Task: Every entry below needs to be repeated exactly.

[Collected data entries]
-------

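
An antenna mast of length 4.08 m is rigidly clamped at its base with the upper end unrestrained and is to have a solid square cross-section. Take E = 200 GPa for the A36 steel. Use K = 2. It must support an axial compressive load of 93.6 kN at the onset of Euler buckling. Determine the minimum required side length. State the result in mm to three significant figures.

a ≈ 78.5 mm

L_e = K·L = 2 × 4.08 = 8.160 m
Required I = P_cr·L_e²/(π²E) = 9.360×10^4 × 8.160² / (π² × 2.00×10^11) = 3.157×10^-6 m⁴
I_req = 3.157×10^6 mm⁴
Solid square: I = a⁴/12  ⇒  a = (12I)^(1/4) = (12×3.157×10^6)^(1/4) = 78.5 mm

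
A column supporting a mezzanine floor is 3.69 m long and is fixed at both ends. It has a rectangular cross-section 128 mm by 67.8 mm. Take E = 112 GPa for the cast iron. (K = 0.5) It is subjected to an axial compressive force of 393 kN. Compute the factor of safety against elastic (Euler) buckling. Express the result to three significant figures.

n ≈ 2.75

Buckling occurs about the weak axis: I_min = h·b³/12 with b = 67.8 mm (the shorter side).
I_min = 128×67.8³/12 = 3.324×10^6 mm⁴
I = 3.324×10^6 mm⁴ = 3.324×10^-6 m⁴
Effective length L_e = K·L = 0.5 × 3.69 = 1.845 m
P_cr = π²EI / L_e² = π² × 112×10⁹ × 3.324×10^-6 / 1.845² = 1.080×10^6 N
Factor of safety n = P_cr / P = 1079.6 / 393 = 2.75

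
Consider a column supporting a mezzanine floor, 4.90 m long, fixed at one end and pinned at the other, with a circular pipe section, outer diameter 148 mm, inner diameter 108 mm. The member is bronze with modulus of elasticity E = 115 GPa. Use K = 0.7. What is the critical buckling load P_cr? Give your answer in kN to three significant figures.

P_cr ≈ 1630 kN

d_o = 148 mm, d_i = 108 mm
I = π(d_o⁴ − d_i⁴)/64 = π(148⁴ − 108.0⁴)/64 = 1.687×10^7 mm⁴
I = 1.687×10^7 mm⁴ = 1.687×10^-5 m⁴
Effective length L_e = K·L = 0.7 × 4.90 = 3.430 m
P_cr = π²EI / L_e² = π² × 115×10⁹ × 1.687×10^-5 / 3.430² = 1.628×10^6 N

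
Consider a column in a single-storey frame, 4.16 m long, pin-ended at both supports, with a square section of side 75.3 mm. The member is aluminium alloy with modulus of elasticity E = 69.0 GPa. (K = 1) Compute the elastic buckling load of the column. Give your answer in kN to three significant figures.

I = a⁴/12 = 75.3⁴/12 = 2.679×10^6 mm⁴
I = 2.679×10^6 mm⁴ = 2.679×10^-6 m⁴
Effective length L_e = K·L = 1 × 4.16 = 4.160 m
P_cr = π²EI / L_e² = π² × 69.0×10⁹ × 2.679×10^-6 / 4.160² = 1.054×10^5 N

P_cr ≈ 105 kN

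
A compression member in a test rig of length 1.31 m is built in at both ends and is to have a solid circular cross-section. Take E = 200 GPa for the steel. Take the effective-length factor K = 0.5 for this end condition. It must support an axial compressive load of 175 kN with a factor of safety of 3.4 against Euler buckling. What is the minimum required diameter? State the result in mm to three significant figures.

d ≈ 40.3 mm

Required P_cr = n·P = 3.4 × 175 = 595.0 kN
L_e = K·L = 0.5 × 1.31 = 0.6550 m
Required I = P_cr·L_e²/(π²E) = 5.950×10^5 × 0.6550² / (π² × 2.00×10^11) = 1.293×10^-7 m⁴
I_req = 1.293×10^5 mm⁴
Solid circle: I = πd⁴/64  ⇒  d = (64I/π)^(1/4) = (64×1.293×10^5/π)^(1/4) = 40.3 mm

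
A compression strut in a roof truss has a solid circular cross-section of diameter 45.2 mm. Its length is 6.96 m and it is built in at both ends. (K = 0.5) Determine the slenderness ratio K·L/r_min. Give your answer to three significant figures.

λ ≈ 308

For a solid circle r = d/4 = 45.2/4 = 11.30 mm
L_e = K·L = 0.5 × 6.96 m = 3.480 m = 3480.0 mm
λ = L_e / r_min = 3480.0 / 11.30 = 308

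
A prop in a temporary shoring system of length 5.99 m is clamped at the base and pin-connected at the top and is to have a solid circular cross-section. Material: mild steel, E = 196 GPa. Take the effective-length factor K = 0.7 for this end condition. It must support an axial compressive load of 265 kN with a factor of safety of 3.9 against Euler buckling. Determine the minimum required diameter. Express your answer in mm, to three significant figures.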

-------

Answer area:
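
An antenna mast of length 4.08 m is rigidly clamped at its base with the upper end unrestrained and is to have a solid square cross-section. Take E = 200 GPa for the A36 steel. Use K = 2. It must support an axial compressive load of 93.6 kN at the onset of Euler buckling. Determine the minimum required side length. State the result in mm to three significant figures.

a ≈ 78.5 mm

L_e = K·L = 2 × 4.08 = 8.160 m
Required I = P_cr·L_e²/(π²E) = 9.360×10^4 × 8.160² / (π² × 2.00×10^11) = 3.157×10^-6 m⁴
I_req = 3.157×10^6 mm⁴
Solid square: I = a⁴/12  ⇒  a = (12I)^(1/4) = (12×3.157×10^6)^(1/4) = 78.5 mm

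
A column supporting a mezzanine floor is 3.69 m long and is fixed at both ends. It has a rectangular cross-section 128 mm by 67.8 mm. Take E = 112 GPa for the cast iron. (K = 0.5) It is subjected to an axial compressive force of 393 kN. Compute the factor of safety against elastic (Euler) buckling. Express the result to three significant figures.

n ≈ 2.75

Buckling occurs about the weak axis: I_min = h·b³/12 with b = 67.8 mm (the shorter side).
I_min = 128×67.8³/12 = 3.324×10^6 mm⁴
I = 3.324×10^6 mm⁴ = 3.324×10^-6 m⁴
Effective length L_e = K·L = 0.5 × 3.69 = 1.845 m
P_cr = π²EI / L_e² = π² × 112×10⁹ × 3.324×10^-6 / 1.845² = 1.080×10^6 N
Factor of safety n = P_cr / P = 1079.6 / 393 = 2.75

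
Consider a column supporting a mezzanine floor, 4.90 m long, fixed at one end and pinned at the other, with a circular pipe section, outer diameter 148 mm, inner diameter 108 mm. The member is bronze with modulus of elasticity E = 115 GPa. Use K = 0.7. What is the critical buckling load P_cr? Give your answer in kN to three significant figures.

P_cr ≈ 1630 kN

d_o = 148 mm, d_i = 108 mm
I = π(d_o⁴ − d_i⁴)/64 = π(148⁴ − 108.0⁴)/64 = 1.687×10^7 mm⁴
I = 1.687×10^7 mm⁴ = 1.687×10^-5 m⁴
Effective length L_e = K·L = 0.7 × 4.90 = 3.430 m
P_cr = π²EI / L_e² = π² × 115×10⁹ × 1.687×10^-5 / 3.430² = 1.628×10^6 N

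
Consider a column in a single-storey frame, 4.16 m long, pin-ended at both supports, with a square section of side 75.3 mm. The member is aluminium alloy with modulus of elasticity E = 69.0 GPa. (K = 1) Compute the elastic buckling load of the column. Give your answer in kN to three significant figures.

I = a⁴/12 = 75.3⁴/12 = 2.679×10^6 mm⁴
I = 2.679×10^6 mm⁴ = 2.679×10^-6 m⁴
Effective length L_e = K·L = 1 × 4.16 = 4.160 m
P_cr = π²EI / L_e² = π² × 69.0×10⁹ × 2.679×10^-6 / 4.160² = 1.054×10^5 N

P_cr ≈ 105 kN

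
A compression member in a test rig of length 1.31 m is built in at both ends and is to have a solid circular cross-section. Take E = 200 GPa for the steel. Take the effective-length factor K = 0.5 for this end condition. It must support an axial compressive load of 175 kN with a factor of safety of 3.4 against Euler buckling. What is the minimum required diameter? State the result in mm to three significant figures.

d ≈ 40.3 mm

Required P_cr = n·P = 3.4 × 175 = 595.0 kN
L_e = K·L = 0.5 × 1.31 = 0.6550 m
Required I = P_cr·L_e²/(π²E) = 5.950×10^5 × 0.6550² / (π² × 2.00×10^11) = 1.293×10^-7 m⁴
I_req = 1.293×10^5 mm⁴
Solid circle: I = πd⁴/64  ⇒  d = (64I/π)^(1/4) = (64×1.293×10^5/π)^(1/4) = 40.3 mm

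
A compression strut in a roof truss has a solid circular cross-section of diameter 45.2 mm. Its length is 6.96 m and it is built in at both ends. (K = 0.5) Determine the slenderness ratio K·L/r_min. Give your answer to three significant figures.

λ ≈ 308

For a solid circle r = d/4 = 45.2/4 = 11.30 mm
L_e = K·L = 0.5 × 6.96 m = 3.480 m = 3480.0 mm
λ = L_e / r_min = 3480.0 / 11.30 = 308

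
A prop in a temporary shoring system of length 5.99 m is clamped at the base and pin-connected at the top and is to have a solid circular cross-section. Material: mild steel, E = 196 GPa. Take the effective-length factor K = 0.7 for this end condition. It must support an axial compressive load of 265 kN with a factor of safety of 3.9 against Euler buckling. Determine the minimum required diameter. Express your answer in mm, to three significant figures.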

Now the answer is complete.